[Start of Attachment]

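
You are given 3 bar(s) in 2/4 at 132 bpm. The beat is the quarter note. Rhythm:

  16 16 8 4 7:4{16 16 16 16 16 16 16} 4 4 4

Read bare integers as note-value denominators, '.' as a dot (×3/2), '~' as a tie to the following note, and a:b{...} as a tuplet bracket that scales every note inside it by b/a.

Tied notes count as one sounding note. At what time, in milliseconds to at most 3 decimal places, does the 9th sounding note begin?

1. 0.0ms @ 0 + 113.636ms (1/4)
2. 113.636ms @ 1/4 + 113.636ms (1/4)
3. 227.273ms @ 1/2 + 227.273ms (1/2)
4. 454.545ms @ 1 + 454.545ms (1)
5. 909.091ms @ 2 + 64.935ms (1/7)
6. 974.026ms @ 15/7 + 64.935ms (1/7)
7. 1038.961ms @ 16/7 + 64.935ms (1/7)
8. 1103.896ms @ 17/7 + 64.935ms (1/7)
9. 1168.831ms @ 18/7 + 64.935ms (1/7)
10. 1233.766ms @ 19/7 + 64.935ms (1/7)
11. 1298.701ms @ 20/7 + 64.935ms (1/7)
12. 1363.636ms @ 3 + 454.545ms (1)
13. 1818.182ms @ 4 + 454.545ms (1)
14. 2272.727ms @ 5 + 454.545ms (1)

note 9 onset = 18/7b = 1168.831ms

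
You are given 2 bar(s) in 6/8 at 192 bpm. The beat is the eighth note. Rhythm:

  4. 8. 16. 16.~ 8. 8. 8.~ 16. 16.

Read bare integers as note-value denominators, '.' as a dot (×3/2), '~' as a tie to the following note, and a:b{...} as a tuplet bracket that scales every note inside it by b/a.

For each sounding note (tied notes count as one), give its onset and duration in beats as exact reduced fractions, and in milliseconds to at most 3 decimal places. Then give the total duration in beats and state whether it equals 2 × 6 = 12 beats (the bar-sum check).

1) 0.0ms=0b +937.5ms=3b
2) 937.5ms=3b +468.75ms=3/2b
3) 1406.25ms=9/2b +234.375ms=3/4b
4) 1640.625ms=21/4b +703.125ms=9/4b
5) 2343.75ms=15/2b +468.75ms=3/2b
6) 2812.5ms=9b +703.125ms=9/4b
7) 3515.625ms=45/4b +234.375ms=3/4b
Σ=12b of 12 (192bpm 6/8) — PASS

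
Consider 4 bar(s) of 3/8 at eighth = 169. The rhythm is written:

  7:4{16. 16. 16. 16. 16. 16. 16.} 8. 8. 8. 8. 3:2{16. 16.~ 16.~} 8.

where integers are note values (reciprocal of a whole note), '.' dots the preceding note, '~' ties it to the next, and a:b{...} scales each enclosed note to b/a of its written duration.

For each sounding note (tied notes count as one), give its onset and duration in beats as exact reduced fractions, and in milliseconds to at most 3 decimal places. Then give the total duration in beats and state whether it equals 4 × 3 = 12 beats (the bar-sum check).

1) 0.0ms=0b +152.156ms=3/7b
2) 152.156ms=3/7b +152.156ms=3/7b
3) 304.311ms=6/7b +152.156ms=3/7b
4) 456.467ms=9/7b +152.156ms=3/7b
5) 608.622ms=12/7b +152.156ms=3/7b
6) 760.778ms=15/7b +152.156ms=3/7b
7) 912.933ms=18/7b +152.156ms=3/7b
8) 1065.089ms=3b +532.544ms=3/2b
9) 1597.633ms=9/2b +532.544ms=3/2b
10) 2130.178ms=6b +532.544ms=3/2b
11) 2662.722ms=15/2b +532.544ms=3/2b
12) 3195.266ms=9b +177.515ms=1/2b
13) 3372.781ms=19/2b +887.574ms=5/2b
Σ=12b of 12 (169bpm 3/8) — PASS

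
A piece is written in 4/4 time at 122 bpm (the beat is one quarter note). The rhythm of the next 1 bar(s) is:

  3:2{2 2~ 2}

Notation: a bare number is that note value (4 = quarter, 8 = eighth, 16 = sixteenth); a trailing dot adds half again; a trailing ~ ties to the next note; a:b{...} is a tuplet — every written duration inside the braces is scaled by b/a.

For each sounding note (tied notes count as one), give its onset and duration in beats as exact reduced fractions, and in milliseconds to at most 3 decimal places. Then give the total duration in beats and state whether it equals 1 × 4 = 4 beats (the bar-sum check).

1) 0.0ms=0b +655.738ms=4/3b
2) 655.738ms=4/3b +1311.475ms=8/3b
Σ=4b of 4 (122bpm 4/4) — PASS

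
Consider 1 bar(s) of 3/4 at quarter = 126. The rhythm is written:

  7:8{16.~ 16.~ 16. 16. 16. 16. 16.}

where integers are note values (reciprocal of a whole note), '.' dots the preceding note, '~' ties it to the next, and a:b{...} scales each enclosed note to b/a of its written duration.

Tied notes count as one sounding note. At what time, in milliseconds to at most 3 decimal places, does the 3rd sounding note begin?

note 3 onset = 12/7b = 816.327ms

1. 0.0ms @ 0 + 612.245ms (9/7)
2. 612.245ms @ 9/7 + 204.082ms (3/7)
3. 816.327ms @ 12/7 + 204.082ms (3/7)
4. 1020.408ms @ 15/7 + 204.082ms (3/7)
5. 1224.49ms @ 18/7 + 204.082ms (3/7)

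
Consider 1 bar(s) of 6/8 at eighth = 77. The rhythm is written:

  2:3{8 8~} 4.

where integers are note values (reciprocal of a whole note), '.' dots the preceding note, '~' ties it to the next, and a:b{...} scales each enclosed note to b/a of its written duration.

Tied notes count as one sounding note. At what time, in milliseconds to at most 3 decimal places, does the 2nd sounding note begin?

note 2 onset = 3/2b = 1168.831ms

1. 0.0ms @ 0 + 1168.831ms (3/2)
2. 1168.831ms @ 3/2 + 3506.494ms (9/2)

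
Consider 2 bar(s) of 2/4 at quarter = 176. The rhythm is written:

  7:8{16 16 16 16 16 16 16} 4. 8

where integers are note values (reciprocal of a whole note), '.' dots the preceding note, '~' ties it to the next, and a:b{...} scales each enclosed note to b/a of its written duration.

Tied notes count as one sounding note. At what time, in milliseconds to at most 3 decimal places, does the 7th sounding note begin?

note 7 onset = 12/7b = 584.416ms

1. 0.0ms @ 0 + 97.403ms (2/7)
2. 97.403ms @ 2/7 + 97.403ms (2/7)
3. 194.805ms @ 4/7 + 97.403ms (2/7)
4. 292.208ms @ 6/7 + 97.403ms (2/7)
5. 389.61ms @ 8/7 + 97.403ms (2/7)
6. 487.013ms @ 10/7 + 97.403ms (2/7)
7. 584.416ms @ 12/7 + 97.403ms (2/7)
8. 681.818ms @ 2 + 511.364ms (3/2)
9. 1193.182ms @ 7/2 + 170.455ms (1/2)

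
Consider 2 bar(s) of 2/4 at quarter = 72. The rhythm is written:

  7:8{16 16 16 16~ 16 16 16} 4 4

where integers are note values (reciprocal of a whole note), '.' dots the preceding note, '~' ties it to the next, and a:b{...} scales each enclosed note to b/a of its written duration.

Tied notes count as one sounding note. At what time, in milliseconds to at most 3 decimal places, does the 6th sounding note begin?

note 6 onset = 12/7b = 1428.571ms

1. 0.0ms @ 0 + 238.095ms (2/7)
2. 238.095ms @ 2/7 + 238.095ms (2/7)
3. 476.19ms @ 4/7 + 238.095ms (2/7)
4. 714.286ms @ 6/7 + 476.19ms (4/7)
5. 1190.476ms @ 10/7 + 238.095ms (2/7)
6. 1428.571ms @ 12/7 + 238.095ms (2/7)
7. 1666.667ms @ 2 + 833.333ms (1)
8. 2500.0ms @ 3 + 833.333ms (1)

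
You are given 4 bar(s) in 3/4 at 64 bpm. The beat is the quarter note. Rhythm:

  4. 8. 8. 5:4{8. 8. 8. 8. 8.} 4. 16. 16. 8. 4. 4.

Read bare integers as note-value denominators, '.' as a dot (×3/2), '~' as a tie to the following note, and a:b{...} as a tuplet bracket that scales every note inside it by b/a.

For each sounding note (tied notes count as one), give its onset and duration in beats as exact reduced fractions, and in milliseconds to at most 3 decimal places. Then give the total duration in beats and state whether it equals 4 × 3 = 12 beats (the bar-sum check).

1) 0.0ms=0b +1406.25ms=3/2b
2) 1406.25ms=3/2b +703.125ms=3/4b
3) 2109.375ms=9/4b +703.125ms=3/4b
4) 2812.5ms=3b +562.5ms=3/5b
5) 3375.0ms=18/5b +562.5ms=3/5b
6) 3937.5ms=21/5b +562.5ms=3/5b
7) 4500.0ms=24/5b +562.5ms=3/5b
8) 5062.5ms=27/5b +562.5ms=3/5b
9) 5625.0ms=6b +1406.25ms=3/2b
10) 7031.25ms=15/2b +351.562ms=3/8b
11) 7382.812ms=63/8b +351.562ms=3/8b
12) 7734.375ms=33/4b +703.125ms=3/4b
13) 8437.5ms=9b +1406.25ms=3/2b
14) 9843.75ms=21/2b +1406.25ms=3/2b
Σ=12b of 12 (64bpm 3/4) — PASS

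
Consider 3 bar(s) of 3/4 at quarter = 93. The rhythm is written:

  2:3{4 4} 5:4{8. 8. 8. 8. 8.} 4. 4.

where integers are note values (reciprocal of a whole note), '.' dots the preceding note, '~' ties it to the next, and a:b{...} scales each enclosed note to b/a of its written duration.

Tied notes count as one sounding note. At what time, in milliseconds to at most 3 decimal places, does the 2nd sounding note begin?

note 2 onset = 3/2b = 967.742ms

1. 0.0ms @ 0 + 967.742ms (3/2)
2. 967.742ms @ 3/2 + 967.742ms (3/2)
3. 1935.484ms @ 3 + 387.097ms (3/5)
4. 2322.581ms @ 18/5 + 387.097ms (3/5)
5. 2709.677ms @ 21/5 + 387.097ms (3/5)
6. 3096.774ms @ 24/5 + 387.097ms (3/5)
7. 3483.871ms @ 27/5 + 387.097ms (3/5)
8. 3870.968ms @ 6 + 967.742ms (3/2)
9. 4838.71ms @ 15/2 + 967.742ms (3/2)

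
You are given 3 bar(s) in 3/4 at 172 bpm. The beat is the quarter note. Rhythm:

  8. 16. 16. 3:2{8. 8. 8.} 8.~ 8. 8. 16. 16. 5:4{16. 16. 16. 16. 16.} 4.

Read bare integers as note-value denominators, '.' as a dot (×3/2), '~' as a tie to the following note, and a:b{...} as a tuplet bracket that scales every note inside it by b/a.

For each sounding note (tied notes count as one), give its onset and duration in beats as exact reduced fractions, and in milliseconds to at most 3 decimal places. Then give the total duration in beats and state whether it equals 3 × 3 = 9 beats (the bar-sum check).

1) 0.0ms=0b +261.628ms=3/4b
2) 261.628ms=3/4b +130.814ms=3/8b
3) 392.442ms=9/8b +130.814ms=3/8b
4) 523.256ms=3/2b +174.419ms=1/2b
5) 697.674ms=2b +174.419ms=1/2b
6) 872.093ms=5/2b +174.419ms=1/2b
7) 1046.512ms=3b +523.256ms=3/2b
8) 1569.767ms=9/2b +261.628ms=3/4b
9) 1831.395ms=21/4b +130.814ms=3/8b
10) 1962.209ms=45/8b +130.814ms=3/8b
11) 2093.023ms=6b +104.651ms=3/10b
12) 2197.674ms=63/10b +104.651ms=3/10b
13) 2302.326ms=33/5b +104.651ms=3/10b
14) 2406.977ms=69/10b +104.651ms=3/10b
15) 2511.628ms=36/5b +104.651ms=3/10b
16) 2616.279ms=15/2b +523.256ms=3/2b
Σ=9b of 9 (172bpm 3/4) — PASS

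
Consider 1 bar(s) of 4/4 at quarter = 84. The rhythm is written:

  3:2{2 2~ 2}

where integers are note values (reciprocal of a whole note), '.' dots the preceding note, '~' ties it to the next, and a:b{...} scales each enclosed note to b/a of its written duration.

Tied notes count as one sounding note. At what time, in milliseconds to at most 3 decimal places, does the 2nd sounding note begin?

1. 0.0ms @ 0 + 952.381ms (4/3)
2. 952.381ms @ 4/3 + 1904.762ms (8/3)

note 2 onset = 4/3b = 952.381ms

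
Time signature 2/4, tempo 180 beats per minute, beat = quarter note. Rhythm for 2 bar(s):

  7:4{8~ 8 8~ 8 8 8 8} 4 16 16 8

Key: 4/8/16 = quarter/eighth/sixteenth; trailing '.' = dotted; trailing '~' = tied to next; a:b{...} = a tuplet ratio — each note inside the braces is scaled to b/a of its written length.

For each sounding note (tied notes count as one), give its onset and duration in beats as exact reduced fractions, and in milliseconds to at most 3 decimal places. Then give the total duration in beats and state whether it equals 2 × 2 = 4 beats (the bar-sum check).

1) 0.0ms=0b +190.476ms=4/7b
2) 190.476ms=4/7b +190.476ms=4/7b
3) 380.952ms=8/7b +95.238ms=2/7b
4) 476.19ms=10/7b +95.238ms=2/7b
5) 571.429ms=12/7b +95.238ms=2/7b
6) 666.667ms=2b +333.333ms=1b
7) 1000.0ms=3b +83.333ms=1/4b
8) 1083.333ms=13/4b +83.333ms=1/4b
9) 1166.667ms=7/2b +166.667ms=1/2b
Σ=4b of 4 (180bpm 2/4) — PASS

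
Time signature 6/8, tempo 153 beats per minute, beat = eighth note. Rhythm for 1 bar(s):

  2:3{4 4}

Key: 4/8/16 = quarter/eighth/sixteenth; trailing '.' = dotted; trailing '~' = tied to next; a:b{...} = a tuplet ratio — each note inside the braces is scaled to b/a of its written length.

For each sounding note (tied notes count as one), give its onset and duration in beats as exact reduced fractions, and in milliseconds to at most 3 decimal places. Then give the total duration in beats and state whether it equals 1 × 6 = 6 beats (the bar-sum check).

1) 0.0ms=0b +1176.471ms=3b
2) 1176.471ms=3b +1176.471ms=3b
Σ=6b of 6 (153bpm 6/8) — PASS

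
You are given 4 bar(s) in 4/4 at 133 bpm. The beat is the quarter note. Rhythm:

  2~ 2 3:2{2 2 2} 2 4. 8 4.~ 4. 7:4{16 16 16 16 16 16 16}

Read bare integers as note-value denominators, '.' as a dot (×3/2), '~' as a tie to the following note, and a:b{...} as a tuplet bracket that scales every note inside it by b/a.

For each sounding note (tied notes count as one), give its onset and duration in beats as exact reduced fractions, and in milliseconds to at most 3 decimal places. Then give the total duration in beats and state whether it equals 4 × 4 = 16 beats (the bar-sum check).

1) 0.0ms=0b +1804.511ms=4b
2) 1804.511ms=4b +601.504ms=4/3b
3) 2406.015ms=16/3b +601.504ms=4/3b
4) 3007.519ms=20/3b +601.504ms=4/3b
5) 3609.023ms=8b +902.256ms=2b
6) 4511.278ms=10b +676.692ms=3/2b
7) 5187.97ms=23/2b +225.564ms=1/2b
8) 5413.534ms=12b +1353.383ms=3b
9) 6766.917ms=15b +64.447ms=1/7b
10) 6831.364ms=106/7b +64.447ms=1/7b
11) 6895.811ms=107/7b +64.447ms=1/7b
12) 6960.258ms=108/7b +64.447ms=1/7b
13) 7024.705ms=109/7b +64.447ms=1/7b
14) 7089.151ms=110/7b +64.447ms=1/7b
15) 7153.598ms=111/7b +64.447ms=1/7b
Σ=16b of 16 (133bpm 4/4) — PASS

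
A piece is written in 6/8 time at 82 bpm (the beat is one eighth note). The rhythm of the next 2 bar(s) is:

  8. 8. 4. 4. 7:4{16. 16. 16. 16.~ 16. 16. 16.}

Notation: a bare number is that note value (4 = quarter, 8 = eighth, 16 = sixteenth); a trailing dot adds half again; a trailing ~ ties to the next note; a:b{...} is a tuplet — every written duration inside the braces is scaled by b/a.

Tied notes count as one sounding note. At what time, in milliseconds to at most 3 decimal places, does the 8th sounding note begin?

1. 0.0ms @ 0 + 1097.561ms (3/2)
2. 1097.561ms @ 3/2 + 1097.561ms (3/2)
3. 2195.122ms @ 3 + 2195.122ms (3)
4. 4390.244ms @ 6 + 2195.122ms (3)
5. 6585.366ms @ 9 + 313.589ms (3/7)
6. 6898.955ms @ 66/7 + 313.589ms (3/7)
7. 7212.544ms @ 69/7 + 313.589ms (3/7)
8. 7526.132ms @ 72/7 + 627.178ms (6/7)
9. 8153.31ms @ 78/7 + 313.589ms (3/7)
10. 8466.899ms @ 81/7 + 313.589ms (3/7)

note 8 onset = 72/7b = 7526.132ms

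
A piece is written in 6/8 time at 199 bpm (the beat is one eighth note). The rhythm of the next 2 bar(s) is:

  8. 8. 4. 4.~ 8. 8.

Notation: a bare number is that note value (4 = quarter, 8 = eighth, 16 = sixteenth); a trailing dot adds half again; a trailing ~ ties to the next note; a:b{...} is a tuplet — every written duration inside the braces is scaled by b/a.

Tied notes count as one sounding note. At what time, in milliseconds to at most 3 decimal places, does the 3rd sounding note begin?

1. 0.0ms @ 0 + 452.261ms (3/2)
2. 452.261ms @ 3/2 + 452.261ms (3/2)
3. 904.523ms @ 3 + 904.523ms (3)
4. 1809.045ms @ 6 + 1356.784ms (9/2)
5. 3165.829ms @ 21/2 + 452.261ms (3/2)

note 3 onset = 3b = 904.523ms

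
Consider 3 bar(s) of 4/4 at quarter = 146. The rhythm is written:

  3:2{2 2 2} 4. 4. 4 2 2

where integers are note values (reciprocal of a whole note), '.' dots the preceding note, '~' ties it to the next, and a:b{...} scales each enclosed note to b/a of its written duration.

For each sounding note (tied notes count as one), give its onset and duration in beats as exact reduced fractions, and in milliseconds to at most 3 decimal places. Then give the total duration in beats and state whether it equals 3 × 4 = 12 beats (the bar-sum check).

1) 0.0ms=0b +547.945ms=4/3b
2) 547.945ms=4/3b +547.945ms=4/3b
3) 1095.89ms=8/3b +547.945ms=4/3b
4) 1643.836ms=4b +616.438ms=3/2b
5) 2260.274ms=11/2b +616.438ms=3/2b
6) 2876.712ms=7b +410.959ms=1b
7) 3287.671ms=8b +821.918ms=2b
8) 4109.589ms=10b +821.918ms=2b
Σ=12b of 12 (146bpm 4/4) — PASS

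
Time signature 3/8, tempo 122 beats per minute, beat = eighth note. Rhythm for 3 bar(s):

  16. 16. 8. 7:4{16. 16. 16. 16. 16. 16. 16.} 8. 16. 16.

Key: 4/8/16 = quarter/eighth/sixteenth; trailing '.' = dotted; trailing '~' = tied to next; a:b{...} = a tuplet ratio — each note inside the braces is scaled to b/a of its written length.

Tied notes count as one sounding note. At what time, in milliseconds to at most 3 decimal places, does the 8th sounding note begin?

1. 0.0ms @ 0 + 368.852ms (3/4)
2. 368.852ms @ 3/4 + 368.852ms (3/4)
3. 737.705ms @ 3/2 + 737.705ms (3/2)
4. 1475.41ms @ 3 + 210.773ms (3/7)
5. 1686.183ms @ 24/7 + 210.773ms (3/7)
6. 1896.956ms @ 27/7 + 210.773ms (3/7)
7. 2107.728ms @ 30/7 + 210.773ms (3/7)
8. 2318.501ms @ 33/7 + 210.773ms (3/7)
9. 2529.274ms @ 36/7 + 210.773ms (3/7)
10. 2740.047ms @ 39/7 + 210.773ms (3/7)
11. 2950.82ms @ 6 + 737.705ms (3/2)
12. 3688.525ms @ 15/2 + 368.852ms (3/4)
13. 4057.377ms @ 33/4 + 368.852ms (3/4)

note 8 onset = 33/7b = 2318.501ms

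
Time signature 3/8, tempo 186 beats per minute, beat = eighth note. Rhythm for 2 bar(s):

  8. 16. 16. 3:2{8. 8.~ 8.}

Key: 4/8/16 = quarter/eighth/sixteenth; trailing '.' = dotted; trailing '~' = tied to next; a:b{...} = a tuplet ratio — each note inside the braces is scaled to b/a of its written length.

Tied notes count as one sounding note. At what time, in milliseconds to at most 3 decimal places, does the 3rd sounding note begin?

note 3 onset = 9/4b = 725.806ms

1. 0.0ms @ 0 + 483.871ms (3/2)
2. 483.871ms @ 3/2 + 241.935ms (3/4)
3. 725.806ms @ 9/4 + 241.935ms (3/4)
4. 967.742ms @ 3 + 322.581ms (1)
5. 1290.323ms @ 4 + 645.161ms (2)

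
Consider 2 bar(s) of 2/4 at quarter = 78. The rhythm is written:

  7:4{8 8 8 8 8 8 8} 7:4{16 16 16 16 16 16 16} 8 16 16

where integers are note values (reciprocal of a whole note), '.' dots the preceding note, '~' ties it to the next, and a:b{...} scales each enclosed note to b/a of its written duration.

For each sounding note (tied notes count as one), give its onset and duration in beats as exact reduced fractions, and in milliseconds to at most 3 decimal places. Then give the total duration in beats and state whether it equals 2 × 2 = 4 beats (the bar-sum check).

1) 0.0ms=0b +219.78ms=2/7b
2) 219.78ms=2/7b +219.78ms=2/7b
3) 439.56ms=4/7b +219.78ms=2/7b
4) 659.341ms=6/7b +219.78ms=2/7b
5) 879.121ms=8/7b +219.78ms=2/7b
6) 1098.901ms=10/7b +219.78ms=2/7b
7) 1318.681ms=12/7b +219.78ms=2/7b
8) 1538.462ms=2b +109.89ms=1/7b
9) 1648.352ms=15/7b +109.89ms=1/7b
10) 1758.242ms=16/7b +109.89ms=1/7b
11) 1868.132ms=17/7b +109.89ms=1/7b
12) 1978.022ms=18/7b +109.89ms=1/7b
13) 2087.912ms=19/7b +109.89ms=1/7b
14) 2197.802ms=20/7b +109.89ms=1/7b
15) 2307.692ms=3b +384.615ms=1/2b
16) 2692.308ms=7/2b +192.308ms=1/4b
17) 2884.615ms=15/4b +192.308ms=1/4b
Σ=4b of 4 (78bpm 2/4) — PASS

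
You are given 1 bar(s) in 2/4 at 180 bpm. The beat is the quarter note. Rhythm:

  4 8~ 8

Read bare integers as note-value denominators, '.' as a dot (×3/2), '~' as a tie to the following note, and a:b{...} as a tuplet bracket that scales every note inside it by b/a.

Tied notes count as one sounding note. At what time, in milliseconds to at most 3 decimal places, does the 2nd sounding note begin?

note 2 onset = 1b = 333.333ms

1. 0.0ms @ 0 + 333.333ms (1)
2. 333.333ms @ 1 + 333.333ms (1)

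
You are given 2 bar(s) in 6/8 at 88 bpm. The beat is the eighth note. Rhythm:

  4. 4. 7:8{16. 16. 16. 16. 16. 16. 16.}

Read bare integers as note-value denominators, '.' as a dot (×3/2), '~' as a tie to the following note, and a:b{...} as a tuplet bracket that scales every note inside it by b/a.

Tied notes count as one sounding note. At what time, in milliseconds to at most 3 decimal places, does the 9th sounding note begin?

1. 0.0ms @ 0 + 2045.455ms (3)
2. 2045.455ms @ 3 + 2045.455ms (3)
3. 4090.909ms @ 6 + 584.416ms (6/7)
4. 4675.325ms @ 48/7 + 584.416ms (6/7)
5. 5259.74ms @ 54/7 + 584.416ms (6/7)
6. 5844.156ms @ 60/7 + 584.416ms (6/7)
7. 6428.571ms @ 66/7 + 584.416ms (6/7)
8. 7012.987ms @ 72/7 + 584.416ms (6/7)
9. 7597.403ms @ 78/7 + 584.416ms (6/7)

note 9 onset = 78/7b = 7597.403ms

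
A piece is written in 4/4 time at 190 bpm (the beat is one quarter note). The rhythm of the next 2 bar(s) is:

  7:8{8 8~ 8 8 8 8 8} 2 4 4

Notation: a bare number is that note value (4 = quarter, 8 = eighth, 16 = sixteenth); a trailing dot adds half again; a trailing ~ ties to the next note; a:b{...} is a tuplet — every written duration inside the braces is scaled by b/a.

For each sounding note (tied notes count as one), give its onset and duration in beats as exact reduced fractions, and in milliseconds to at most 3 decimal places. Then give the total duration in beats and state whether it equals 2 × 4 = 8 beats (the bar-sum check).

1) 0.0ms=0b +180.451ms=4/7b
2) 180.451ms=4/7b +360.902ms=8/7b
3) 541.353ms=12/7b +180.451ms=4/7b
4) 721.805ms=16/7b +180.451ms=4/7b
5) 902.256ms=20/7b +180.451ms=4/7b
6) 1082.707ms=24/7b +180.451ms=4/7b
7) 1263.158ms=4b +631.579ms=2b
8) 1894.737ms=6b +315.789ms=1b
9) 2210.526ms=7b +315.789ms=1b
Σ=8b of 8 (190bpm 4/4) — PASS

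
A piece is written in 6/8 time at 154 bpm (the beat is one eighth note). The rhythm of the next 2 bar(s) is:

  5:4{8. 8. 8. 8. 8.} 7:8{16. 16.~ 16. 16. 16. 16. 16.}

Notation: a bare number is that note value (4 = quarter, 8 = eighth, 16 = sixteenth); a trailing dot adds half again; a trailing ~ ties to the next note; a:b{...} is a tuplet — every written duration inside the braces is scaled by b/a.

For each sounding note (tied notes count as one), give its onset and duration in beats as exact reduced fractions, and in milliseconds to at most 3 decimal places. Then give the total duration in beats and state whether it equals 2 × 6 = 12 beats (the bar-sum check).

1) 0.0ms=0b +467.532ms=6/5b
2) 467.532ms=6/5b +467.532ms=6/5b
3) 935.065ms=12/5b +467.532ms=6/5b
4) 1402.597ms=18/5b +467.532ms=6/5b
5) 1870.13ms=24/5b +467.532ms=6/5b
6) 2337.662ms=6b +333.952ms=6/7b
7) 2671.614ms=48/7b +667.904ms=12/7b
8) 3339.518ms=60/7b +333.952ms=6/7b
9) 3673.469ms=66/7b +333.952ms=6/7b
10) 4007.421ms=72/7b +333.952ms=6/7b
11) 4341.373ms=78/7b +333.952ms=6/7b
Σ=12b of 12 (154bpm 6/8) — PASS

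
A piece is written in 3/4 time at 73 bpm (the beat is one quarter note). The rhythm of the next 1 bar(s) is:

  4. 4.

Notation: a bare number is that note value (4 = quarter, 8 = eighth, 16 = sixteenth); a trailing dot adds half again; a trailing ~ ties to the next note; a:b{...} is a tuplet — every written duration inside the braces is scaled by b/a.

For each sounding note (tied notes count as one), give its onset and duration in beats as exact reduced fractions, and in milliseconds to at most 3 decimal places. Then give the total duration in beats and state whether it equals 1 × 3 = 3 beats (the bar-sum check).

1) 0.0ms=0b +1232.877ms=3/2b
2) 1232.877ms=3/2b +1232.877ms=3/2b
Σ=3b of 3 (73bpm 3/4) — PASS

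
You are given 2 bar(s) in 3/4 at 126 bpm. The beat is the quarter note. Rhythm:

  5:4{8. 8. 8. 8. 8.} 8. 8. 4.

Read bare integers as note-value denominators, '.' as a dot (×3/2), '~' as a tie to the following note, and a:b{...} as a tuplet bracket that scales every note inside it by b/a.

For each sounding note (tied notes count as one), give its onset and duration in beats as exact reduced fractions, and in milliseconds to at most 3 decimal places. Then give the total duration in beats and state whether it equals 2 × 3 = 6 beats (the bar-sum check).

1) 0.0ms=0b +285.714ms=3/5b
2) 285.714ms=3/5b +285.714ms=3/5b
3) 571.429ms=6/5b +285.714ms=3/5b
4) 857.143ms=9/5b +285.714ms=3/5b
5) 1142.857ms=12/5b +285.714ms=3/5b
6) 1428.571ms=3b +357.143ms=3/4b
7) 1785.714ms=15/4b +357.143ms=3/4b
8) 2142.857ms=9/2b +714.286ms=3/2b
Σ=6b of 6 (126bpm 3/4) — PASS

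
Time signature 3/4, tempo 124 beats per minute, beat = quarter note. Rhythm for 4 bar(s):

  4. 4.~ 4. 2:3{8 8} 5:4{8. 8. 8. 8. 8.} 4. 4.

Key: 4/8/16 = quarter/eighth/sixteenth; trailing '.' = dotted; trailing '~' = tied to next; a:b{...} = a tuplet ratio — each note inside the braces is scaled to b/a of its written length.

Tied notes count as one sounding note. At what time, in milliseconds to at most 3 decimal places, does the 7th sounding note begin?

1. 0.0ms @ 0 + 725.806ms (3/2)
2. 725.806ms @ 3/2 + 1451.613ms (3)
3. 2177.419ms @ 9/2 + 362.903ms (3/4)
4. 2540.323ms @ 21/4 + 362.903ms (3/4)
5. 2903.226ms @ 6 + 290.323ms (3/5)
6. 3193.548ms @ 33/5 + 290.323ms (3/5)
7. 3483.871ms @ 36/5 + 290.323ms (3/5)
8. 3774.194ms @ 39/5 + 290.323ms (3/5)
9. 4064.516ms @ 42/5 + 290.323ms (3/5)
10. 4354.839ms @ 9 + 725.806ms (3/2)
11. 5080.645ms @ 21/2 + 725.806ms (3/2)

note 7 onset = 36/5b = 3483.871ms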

[End of Attachment]

> _REQUIRED WORK_
Scan the entries above for the line containing "Time signature 2/4, tempo", and copy it and all lines after it exactly, down to and including the line containing "You are given 4 bar(s) in 4/4".

> _SOLUTION FOR THIS PROBLEM_
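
Time signature 2/4, tempo 180 beats per minute, beat = quarter note. Rhythm for 2 bar(s):

  7:4{8~ 8 8~ 8 8 8 8} 4 16 16 8

Key: 4/8/16 = quarter/eighth/sixteenth; trailing '.' = dotted; trailing '~' = tied to next; a:b{...} = a tuplet ratio — each note inside the braces is scaled to b/a of its written length.

For each sounding note (tied notes count as one), give its onset and duration in beats as exact reduced fractions, and in milliseconds to at most 3 decimal places. Then give the total duration in beats and state whether it equals 2 × 2 = 4 beats (the bar-sum check).

1) 0.0ms=0b +190.476ms=4/7b
2) 190.476ms=4/7b +190.476ms=4/7b
3) 380.952ms=8/7b +95.238ms=2/7b
4) 476.19ms=10/7b +95.238ms=2/7b
5) 571.429ms=12/7b +95.238ms=2/7b
6) 666.667ms=2b +333.333ms=1b
7) 1000.0ms=3b +83.333ms=1/4b
8) 1083.333ms=13/4b +83.333ms=1/4b
9) 1166.667ms=7/2b +166.667ms=1/2b
Σ=4b of 4 (180bpm 2/4) — PASS

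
Time signature 6/8, tempo 153 beats per minute, beat = eighth note. Rhythm for 1 bar(s):

  2:3{4 4}

Key: 4/8/16 = quarter/eighth/sixteenth; trailing '.' = dotted; trailing '~' = tied to next; a:b{...} = a tuplet ratio — each note inside the braces is scaled to b/a of its written length.

For each sounding note (tied notes count as one), give its onset and duration in beats as exact reduced fractions, and in milliseconds to at most 3 decimal places. Then give the total duration in beats and state whether it equals 1 × 6 = 6 beats (the bar-sum check).

1) 0.0ms=0b +1176.471ms=3b
2) 1176.471ms=3b +1176.471ms=3b
Σ=6b of 6 (153bpm 6/8) — PASS

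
You are given 4 bar(s) in 4/4 at 133 bpm. The beat is the quarter note. Rhythm: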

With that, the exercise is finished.